Saved entries
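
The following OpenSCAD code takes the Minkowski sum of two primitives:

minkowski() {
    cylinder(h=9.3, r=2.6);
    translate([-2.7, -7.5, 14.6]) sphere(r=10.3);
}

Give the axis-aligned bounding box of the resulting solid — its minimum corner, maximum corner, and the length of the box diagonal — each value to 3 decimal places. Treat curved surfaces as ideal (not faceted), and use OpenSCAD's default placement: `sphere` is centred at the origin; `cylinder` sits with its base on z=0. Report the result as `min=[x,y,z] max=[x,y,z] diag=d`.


A = translate([-2.7, -7.5, 14.6]) sphere(r=10.3) → bbox [-13,-17.8,4.3] .. [7.6,2.8,24.9]
B = cylinder(h=9.3, r=2.6) → bbox [-2.6,-2.6,0] .. [2.6,2.6,9.3]
lo = A.lo+B.lo = [-13-2.6, -17.8-2.6, 4.3+0] = [-15.600,-20.400,4.300]
hi = A.hi+B.hi = [7.6+2.6, 2.8+2.6, 24.9+9.3] = [10.200,5.400,34.200]
diag = √(25.8²+25.8²+29.9²) = √2225.29 = 47.173

min=[-15.600,-20.400,4.300] max=[10.200,5.400,34.200] diag=47.173


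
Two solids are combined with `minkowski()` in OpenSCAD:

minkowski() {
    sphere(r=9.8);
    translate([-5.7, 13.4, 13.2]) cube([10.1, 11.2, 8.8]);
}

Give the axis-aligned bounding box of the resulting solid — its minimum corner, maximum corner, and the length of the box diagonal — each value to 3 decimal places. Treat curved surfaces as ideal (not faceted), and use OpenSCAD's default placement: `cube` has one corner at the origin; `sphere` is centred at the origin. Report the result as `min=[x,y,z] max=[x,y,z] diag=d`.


A = translate([-5.7, 13.4, 13.2]) cube([10.1, 11.2, 8.8]) → bbox [-5.7,13.4,13.2] .. [4.4,24.6,22]
B = sphere(r=9.8) → bbox [-9.8,-9.8,-9.8] .. [9.8,9.8,9.8]
lo = A.lo+B.lo = [-5.7-9.8, 13.4-9.8, 13.2-9.8] = [-15.500,3.600,3.400]
hi = A.hi+B.hi = [4.4+9.8, 24.6+9.8, 22+9.8] = [14.200,34.400,31.800]
diag = √(29.7²+30.8²+28.4²) = √2637.29 = 51.355

min=[-15.500,3.600,3.400] max=[14.200,34.400,31.800] diag=51.355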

→ TASK STATEMENT: Reproduce exactly the lines from the one with "has one corner" through the last line of the entries, keeping both of those lines and nothing else.

→ EXERCISE SOLUTION:
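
Give the axis-aligned bounding box of the resulting solid — its minimum corner, maximum corner, and the length of the box diagonal — each value to 3 decimal places. Treat curved surfaces as ideal (not faceted), and use OpenSCAD's default placement: `cube` has one corner at the origin; `sphere` is centred at the origin. Report the result as `min=[x,y,z] max=[x,y,z] diag=d`.


A = translate([-5.7, 13.4, 13.2]) cube([10.1, 11.2, 8.8]) → bbox [-5.7,13.4,13.2] .. [4.4,24.6,22]
B = sphere(r=9.8) → bbox [-9.8,-9.8,-9.8] .. [9.8,9.8,9.8]
lo = A.lo+B.lo = [-5.7-9.8, 13.4-9.8, 13.2-9.8] = [-15.500,3.600,3.400]
hi = A.hi+B.hi = [4.4+9.8, 24.6+9.8, 22+9.8] = [14.200,34.400,31.800]
diag = √(29.7²+30.8²+28.4²) = √2637.29 = 51.355

min=[-15.500,3.600,3.400] max=[14.200,34.400,31.800] diag=51.355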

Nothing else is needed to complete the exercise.